Using the records below, repeat exactly the lines from the one holding "A controller's memo at Marlow" through the one holding "Fixed operating costs .....", both ends included, and no others.

*** Entries shown ***

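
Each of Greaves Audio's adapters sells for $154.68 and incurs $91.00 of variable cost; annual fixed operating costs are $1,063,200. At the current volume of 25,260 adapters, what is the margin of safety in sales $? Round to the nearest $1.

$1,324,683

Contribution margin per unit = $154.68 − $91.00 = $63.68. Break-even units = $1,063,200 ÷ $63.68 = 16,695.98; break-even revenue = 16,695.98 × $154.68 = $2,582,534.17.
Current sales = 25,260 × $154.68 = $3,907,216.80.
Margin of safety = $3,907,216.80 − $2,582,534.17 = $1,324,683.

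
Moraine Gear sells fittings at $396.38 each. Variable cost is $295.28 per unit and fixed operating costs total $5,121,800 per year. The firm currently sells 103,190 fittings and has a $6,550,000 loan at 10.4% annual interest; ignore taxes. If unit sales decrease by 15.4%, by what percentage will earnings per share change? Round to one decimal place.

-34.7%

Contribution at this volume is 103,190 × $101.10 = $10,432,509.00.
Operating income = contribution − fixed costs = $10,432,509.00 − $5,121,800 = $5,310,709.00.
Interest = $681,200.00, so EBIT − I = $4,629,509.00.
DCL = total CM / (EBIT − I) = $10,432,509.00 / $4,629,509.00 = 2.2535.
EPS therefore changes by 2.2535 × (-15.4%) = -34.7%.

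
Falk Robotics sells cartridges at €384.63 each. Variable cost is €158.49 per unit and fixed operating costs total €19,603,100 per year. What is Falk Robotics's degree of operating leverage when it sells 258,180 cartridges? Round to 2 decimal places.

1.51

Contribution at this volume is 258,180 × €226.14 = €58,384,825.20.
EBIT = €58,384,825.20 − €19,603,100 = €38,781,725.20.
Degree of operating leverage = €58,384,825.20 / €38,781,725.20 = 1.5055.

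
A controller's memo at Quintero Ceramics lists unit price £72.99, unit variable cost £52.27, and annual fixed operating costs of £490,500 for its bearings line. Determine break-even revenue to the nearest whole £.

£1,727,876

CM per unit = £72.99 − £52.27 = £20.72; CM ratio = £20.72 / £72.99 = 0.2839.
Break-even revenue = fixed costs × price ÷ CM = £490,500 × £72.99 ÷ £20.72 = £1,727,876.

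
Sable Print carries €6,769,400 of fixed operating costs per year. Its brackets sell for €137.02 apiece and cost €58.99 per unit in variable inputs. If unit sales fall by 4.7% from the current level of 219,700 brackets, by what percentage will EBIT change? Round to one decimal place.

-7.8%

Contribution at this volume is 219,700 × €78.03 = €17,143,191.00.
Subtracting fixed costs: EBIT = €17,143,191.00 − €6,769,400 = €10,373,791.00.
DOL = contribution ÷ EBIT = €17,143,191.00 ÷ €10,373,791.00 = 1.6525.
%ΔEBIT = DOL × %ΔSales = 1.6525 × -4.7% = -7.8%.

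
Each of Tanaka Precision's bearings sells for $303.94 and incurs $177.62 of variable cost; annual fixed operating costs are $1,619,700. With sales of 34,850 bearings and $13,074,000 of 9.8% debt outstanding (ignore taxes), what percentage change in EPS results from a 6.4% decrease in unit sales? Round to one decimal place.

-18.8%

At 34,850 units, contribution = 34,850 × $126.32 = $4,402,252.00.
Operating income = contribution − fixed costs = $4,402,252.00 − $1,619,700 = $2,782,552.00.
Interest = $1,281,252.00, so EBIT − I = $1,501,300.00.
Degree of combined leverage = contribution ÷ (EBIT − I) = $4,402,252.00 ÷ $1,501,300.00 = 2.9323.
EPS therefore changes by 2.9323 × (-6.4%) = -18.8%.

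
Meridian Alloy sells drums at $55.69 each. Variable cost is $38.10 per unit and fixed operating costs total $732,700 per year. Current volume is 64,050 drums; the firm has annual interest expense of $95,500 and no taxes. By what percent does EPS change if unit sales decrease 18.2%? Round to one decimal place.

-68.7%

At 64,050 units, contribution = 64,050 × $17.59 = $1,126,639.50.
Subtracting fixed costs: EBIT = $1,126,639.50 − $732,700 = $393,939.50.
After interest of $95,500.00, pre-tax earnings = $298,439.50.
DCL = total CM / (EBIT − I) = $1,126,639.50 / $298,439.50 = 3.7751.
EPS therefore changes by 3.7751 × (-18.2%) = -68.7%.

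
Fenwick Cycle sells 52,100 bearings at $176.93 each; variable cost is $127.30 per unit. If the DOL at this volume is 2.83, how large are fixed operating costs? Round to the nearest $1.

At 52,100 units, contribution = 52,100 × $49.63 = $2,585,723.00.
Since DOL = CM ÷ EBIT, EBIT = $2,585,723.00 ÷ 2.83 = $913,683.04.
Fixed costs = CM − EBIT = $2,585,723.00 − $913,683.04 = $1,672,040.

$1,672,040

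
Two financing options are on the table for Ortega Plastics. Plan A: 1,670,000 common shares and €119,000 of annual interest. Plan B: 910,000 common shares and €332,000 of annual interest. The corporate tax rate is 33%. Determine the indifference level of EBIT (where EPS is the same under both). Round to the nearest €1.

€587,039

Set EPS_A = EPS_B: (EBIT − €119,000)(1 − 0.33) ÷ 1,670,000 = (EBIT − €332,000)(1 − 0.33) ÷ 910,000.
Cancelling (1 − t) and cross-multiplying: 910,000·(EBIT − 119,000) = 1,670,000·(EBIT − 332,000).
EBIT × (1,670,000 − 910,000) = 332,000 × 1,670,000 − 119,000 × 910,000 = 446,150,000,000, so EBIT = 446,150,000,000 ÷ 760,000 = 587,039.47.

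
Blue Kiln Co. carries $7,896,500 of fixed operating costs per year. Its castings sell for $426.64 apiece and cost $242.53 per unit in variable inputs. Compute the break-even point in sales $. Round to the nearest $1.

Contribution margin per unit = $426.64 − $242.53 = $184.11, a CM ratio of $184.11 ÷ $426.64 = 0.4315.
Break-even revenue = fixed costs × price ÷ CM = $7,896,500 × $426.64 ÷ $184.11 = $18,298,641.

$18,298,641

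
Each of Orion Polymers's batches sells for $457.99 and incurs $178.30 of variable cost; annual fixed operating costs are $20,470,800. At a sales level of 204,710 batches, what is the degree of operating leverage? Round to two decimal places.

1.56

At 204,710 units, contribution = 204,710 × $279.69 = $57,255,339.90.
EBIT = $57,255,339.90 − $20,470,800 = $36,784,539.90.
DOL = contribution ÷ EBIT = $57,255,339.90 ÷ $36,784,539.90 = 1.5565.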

***
*** Entries shown ***

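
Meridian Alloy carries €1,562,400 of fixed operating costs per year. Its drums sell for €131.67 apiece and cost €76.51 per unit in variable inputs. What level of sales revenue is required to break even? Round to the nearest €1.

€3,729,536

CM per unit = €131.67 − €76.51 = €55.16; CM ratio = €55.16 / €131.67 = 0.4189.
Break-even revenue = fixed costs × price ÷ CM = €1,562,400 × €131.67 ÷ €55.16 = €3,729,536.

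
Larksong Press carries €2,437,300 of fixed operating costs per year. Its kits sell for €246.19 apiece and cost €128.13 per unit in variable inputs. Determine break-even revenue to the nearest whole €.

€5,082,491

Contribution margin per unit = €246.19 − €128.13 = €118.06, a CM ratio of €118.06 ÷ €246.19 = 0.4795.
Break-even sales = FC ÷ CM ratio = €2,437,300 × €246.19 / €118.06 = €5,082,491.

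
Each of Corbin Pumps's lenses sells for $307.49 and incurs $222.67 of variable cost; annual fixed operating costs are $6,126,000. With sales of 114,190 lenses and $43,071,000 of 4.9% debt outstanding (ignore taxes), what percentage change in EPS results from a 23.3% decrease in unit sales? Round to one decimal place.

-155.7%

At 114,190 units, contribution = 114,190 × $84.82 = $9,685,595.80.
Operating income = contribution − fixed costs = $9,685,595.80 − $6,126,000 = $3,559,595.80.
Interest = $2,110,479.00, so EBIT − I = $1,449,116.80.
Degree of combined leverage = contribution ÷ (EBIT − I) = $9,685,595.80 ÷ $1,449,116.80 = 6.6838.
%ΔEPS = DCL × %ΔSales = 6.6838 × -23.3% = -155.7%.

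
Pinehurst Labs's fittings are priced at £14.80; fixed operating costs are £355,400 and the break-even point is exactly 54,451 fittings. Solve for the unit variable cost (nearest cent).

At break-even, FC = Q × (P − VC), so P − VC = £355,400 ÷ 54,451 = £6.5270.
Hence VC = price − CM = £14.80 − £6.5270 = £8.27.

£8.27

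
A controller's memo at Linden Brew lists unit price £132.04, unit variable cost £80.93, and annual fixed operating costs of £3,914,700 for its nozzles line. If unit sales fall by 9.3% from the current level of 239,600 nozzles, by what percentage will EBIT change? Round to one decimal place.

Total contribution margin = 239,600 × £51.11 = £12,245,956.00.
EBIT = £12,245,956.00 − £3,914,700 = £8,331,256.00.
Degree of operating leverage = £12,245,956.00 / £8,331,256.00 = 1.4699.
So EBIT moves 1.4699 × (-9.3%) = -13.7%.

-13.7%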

***
*** Entries shown ***

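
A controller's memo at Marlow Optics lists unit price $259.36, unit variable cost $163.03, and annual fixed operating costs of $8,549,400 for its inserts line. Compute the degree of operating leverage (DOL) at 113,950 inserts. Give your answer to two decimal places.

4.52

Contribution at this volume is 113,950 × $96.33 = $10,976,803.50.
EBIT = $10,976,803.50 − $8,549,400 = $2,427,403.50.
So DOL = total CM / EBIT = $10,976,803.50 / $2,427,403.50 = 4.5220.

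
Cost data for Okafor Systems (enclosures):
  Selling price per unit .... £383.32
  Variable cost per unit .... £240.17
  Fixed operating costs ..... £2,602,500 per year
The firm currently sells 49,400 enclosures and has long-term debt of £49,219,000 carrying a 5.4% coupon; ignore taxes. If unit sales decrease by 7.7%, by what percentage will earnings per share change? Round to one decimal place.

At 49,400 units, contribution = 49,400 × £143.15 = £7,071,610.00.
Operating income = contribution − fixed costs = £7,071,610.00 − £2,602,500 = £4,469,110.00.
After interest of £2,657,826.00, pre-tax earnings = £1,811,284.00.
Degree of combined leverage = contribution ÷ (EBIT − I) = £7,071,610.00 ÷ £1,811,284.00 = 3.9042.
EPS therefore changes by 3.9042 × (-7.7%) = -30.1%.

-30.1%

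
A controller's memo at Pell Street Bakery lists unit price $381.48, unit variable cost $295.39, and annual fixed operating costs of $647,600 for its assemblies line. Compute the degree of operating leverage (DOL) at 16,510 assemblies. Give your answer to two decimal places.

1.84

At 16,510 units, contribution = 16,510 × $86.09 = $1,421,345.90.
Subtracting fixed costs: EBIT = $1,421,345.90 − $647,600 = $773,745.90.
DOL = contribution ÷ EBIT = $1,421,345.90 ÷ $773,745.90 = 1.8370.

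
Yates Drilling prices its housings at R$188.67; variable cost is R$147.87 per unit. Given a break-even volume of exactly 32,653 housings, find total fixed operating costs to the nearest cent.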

***

Task response:
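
A controller's memo at Marlow Optics lists unit price $259.36, unit variable cost $163.03, and annual fixed operating costs of $8,549,400 for its inserts line. Compute the degree of operating leverage (DOL) at 113,950 inserts. Give your answer to two decimal places.

4.52

Contribution at this volume is 113,950 × $96.33 = $10,976,803.50.
EBIT = $10,976,803.50 − $8,549,400 = $2,427,403.50.
So DOL = total CM / EBIT = $10,976,803.50 / $2,427,403.50 = 4.5220.

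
Cost data for Okafor Systems (enclosures):
  Selling price per unit .... £383.32
  Variable cost per unit .... £240.17
  Fixed operating costs ..... £2,602,500 per year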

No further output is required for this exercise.